→ TASK TO COMPLETE
Reproduce only the lines that run from the line containing "A municipal bond" to the end of the entries below, exactly as they stand.

→ SOURCE RECORDS
+++

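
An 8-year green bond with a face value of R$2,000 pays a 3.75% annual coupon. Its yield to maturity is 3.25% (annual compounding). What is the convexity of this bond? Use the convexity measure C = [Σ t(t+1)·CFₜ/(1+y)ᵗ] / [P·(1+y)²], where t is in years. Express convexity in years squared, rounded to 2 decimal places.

With y = 0.0325:
  t   CF        PV=CF/(1+0.0325)^t    t·PV        t(t+1)·PV
  1        75.00        72.6392        72.6392         145.2785
  2        75.00        70.3528       140.7055         422.1166
  3        75.00        68.1383       204.4148         817.6592
  4        75.00        65.9935       263.9739       1,319.8696
  5        75.00        63.9162       319.5810       1,917.4861
  6        75.00        61.9043       371.4259       2,599.9811
  7        75.00        59.9558       419.6903       3,357.5220
  8     2,075.00     1,606.5625    12,852.4998     115,672.4981
  Σ                  2,069.4625    14,644.9304     126,252.4111
P = 2,069.4625.
Convexity = Σ t(t+1)·PV / [P·(1+y)²] = 126,252.4111 / (2,069.4625 × 1.066056) = 57.22714.

57.23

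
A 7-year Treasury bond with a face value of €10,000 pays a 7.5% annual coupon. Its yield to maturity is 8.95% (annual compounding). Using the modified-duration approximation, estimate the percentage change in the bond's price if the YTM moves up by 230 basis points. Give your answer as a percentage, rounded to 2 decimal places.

-11.90%

Periodic yield y = 0.0895. Modified duration first:
  t   CF        PV=CF/(1+0.0895)^t    t·PV
  1       750.00       688.3892       688.3892
  2       750.00       631.8395     1,263.6791
  3       750.00       579.9353     1,739.8060
  4       750.00       532.2949     2,129.1797
  5       750.00       488.5681     2,442.8404
  6       750.00       448.4333     2,690.5998
  7    10,750.00     5,899.5355    41,296.7488
  Σ                  9,268.9959    52,251.2429
P = 9,268.9959; D_Mac = 5.63721 yrs; D_mod = 5.63721/(1+0.0895) = 5.17412 yrs.
ΔP/P ≈ -D_mod · Δy = -5.17412 × (+0.023) = -0.119005 = -11.9005%.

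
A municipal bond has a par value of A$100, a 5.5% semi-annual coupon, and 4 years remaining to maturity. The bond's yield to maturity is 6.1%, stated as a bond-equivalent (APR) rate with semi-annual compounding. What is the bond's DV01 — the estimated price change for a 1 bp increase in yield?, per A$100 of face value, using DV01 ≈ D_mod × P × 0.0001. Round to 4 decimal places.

A$0.0346

Periodic yield y = 0.0305.
  t   CF        PV=CF/(1+0.0305)^t    t·PV
  1         2.75         2.6686         2.6686
  2         2.75         2.5896         5.1792
  3         2.75         2.5130         7.5389
  4         2.75         2.4386         9.7544
  5         2.75         2.3664        11.8321
  6         2.75         2.2964        13.7783
  7         2.75         2.2284        15.5989
  8       102.75        80.7975       646.3799
  Σ                     97.8985       712.7305
P = 97.8985; D_Mac = 7.28030 half-year periods = 3.64015 yrs; D_mod = 3.53241 yrs.
DV01 ≈ 3.53241 × 97.8985 × 0.0001 = 0.034582.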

+++

→ THE ANSWER
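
A municipal bond has a par value of A$100, a 5.5% semi-annual coupon, and 4 years remaining to maturity. The bond's yield to maturity is 6.1%, stated as a bond-equivalent (APR) rate with semi-annual compounding. What is the bond's DV01 — the estimated price change for a 1 bp increase in yield?, per A$100 of face value, using DV01 ≈ D_mod × P × 0.0001. Round to 4 decimal places.

A$0.0346

Periodic yield y = 0.0305.
  t   CF        PV=CF/(1+0.0305)^t    t·PV
  1         2.75         2.6686         2.6686
  2         2.75         2.5896         5.1792
  3         2.75         2.5130         7.5389
  4         2.75         2.4386         9.7544
  5         2.75         2.3664        11.8321
  6         2.75         2.2964        13.7783
  7         2.75         2.2284        15.5989
  8       102.75        80.7975       646.3799
  Σ                     97.8985       712.7305
P = 97.8985; D_Mac = 7.28030 half-year periods = 3.64015 yrs; D_mod = 3.53241 yrs.
DV01 ≈ 3.53241 × 97.8985 × 0.0001 = 0.034582.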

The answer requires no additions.